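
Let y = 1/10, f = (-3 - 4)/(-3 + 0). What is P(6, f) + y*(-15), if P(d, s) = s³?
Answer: 605/54 ≈ 11.204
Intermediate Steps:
f = 7/3 (f = -7/(-3) = -7*(-⅓) = 7/3 ≈ 2.3333)
y = ⅒ ≈ 0.10000
P(6, f) + y*(-15) = (7/3)³ + (⅒)*(-15) = 343/27 - 3/2 = 605/54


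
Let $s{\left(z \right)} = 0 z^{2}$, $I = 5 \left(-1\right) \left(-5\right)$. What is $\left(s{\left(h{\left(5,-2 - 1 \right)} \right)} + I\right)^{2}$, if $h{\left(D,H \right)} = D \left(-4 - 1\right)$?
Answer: $625$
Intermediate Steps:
$h{\left(D,H \right)} = - 5 D$ ($h{\left(D,H \right)} = D \left(-5\right) = - 5 D$)
$I = 25$ ($I = \left(-5\right) \left(-5\right) = 25$)
$s{\left(z \right)} = 0$
$\left(s{\left(h{\left(5,-2 - 1 \right)} \right)} + I\right)^{2} = \left(0 + 25\right)^{2} = 25^{2} = 625$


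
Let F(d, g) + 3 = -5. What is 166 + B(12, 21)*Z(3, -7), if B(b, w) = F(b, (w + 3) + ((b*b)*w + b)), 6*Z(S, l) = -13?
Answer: 550/3 ≈ 183.33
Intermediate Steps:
Z(S, l) = -13/6 (Z(S, l) = (1/6)*(-13) = -13/6)
F(d, g) = -8 (F(d, g) = -3 - 5 = -8)
B(b, w) = -8
166 + B(12, 21)*Z(3, -7) = 166 - 8*(-13/6) = 166 + 52/3 = 550/3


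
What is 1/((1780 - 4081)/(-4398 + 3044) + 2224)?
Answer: 1354/3013597 ≈ 0.00044930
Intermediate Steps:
1/((1780 - 4081)/(-4398 + 3044) + 2224) = 1/(-2301/(-1354) + 2224) = 1/(-2301*(-1/1354) + 2224) = 1/(2301/1354 + 2224) = 1/(3013597/1354) = 1354/3013597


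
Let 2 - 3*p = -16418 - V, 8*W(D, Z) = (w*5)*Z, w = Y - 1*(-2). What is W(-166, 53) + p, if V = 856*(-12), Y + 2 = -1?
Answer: 48389/24 ≈ 2016.2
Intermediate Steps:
Y = -3 (Y = -2 - 1 = -3)
w = -1 (w = -3 - 1*(-2) = -3 + 2 = -1)
V = -10272
W(D, Z) = -5*Z/8 (W(D, Z) = ((-1*5)*Z)/8 = (-5*Z)/8 = -5*Z/8)
p = 6148/3 (p = ⅔ - (-16418 - 1*(-10272))/3 = ⅔ - (-16418 + 10272)/3 = ⅔ - ⅓*(-6146) = ⅔ + 6146/3 = 6148/3 ≈ 2049.3)
W(-166, 53) + p = -5/8*53 + 6148/3 = -265/8 + 6148/3 = 48389/24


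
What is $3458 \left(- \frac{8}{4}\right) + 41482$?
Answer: $34566$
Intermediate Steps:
$3458 \left(- \frac{8}{4}\right) + 41482 = 3458 \left(\left(-8\right) \frac{1}{4}\right) + 41482 = 3458 \left(-2\right) + 41482 = -6916 + 41482 = 34566$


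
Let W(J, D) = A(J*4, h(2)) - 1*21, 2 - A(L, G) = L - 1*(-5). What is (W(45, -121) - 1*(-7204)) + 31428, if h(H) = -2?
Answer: 38428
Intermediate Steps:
A(L, G) = -3 - L (A(L, G) = 2 - (L - 1*(-5)) = 2 - (L + 5) = 2 - (5 + L) = 2 + (-5 - L) = -3 - L)
W(J, D) = -24 - 4*J (W(J, D) = (-3 - J*4) - 1*21 = (-3 - 4*J) - 21 = -24 - 4*J)
(W(45, -121) - 1*(-7204)) + 31428 = ((-24 - 4*45) - 1*(-7204)) + 31428 = ((-24 - 180) + 7204) + 31428 = (-204 + 7204) + 31428 = 7000 + 31428 = 38428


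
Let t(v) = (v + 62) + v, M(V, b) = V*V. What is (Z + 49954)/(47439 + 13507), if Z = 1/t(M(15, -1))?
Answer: 25576449/31204352 ≈ 0.81964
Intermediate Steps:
M(V, b) = V²
t(v) = 62 + 2*v (t(v) = (62 + v) + v = 62 + 2*v)
Z = 1/512 (Z = 1/(62 + 2*15²) = 1/(62 + 2*225) = 1/(62 + 450) = 1/512 ≈ 0.0019531)
(Z + 49954)/(47439 + 13507) = (1/512 + 49954)/(47439 + 13507) = (25576449/512)/60946 = (25576449/512)*(1/60946) = 25576449/31204352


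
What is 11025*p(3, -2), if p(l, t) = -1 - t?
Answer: 11025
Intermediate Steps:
11025*p(3, -2) = 11025*(-1 - 1*(-2)) = 11025*(-1 + 2) = 11025*1 = 11025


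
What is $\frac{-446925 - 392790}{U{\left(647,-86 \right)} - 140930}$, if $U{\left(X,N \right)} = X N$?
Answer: $\frac{279905}{65524} \approx 4.2718$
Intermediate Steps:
$U{\left(X,N \right)} = N X$
$\frac{-446925 - 392790}{U{\left(647,-86 \right)} - 140930} = \frac{-446925 - 392790}{\left(-86\right) 647 - 140930} = - \frac{839715}{-55642 - 140930} = - \frac{839715}{-196572} = \left(-839715\right) \left(- \frac{1}{196572}\right) = \frac{279905}{65524}$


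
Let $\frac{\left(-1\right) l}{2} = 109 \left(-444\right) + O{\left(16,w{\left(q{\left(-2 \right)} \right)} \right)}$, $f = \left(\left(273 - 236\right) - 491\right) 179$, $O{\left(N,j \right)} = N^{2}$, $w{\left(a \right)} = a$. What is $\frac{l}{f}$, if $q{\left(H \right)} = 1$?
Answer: $- \frac{48140}{40633} \approx -1.1848$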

◇ ◇ ◇ ◇ ◇

▸ **WORK ORDER**:
Print the complete listing again, exactly as it stands.

▸ **RESPONSE TO THE TASK**:
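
Let y = 1/10, f = (-3 - 4)/(-3 + 0). What is P(6, f) + y*(-15), if P(d, s) = s³?
Answer: 605/54 ≈ 11.204
Intermediate Steps:
f = 7/3 (f = -7/(-3) = -7*(-⅓) = 7/3 ≈ 2.3333)
y = ⅒ ≈ 0.10000
P(6, f) + y*(-15) = (7/3)³ + (⅒)*(-15) = 343/27 - 3/2 = 605/54


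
Let $s{\left(z \right)} = 0 z^{2}$, $I = 5 \left(-1\right) \left(-5\right)$. What is $\left(s{\left(h{\left(5,-2 - 1 \right)} \right)} + I\right)^{2}$, if $h{\left(D,H \right)} = D \left(-4 - 1\right)$?
Answer: $625$
Intermediate Steps:
$h{\left(D,H \right)} = - 5 D$ ($h{\left(D,H \right)} = D \left(-5\right) = - 5 D$)
$I = 25$ ($I = \left(-5\right) \left(-5\right) = 25$)
$s{\left(z \right)} = 0$
$\left(s{\left(h{\left(5,-2 - 1 \right)} \right)} + I\right)^{2} = \left(0 + 25\right)^{2} = 25^{2} = 625$


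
Let F(d, g) + 3 = -5. What is 166 + B(12, 21)*Z(3, -7), if B(b, w) = F(b, (w + 3) + ((b*b)*w + b)), 6*Z(S, l) = -13?
Answer: 550/3 ≈ 183.33
Intermediate Steps:
Z(S, l) = -13/6 (Z(S, l) = (1/6)*(-13) = -13/6)
F(d, g) = -8 (F(d, g) = -3 - 5 = -8)
B(b, w) = -8
166 + B(12, 21)*Z(3, -7) = 166 - 8*(-13/6) = 166 + 52/3 = 550/3


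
What is 1/((1780 - 4081)/(-4398 + 3044) + 2224)?
Answer: 1354/3013597 ≈ 0.00044930
Intermediate Steps:
1/((1780 - 4081)/(-4398 + 3044) + 2224) = 1/(-2301/(-1354) + 2224) = 1/(-2301*(-1/1354) + 2224) = 1/(2301/1354 + 2224) = 1/(3013597/1354) = 1354/3013597


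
Let 2 - 3*p = -16418 - V, 8*W(D, Z) = (w*5)*Z, w = Y - 1*(-2). What is W(-166, 53) + p, if V = 856*(-12), Y + 2 = -1?
Answer: 48389/24 ≈ 2016.2
Intermediate Steps:
Y = -3 (Y = -2 - 1 = -3)
w = -1 (w = -3 - 1*(-2) = -3 + 2 = -1)
V = -10272
W(D, Z) = -5*Z/8 (W(D, Z) = ((-1*5)*Z)/8 = (-5*Z)/8 = -5*Z/8)
p = 6148/3 (p = ⅔ - (-16418 - 1*(-10272))/3 = ⅔ - (-16418 + 10272)/3 = ⅔ - ⅓*(-6146) = ⅔ + 6146/3 = 6148/3 ≈ 2049.3)
W(-166, 53) + p = -5/8*53 + 6148/3 = -265/8 + 6148/3 = 48389/24


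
What is $3458 \left(- \frac{8}{4}\right) + 41482$?
Answer: $34566$
Intermediate Steps:
$3458 \left(- \frac{8}{4}\right) + 41482 = 3458 \left(\left(-8\right) \frac{1}{4}\right) + 41482 = 3458 \left(-2\right) + 41482 = -6916 + 41482 = 34566$


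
Let W(J, D) = A(J*4, h(2)) - 1*21, 2 - A(L, G) = L - 1*(-5). What is (W(45, -121) - 1*(-7204)) + 31428, if h(H) = -2?
Answer: 38428
Intermediate Steps:
A(L, G) = -3 - L (A(L, G) = 2 - (L - 1*(-5)) = 2 - (L + 5) = 2 - (5 + L) = 2 + (-5 - L) = -3 - L)
W(J, D) = -24 - 4*J (W(J, D) = (-3 - J*4) - 1*21 = (-3 - 4*J) - 21 = -24 - 4*J)
(W(45, -121) - 1*(-7204)) + 31428 = ((-24 - 4*45) - 1*(-7204)) + 31428 = ((-24 - 180) + 7204) + 31428 = (-204 + 7204) + 31428 = 7000 + 31428 = 38428


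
Let t(v) = (v + 62) + v, M(V, b) = V*V. What is (Z + 49954)/(47439 + 13507), if Z = 1/t(M(15, -1))?
Answer: 25576449/31204352 ≈ 0.81964
Intermediate Steps:
M(V, b) = V²
t(v) = 62 + 2*v (t(v) = (62 + v) + v = 62 + 2*v)
Z = 1/512 (Z = 1/(62 + 2*15²) = 1/(62 + 2*225) = 1/(62 + 450) = 1/512 ≈ 0.0019531)
(Z + 49954)/(47439 + 13507) = (1/512 + 49954)/(47439 + 13507) = (25576449/512)/60946 = (25576449/512)*(1/60946) = 25576449/31204352


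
What is 11025*p(3, -2), if p(l, t) = -1 - t?
Answer: 11025
Intermediate Steps:
11025*p(3, -2) = 11025*(-1 - 1*(-2)) = 11025*(-1 + 2) = 11025*1 = 11025


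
What is $\frac{-446925 - 392790}{U{\left(647,-86 \right)} - 140930}$, if $U{\left(X,N \right)} = X N$?
Answer: $\frac{279905}{65524} \approx 4.2718$
Intermediate Steps:
$U{\left(X,N \right)} = N X$
$\frac{-446925 - 392790}{U{\left(647,-86 \right)} - 140930} = \frac{-446925 - 392790}{\left(-86\right) 647 - 140930} = - \frac{839715}{-55642 - 140930} = - \frac{839715}{-196572} = \left(-839715\right) \left(- \frac{1}{196572}\right) = \frac{279905}{65524}$


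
Let $\frac{\left(-1\right) l}{2} = 109 \left(-444\right) + O{\left(16,w{\left(q{\left(-2 \right)} \right)} \right)}$, $f = \left(\left(273 - 236\right) - 491\right) 179$, $O{\left(N,j \right)} = N^{2}$, $w{\left(a \right)} = a$. What is $\frac{l}{f}$, if $q{\left(H \right)} = 1$?
Answer: $- \frac{48140}{40633} \approx -1.1848$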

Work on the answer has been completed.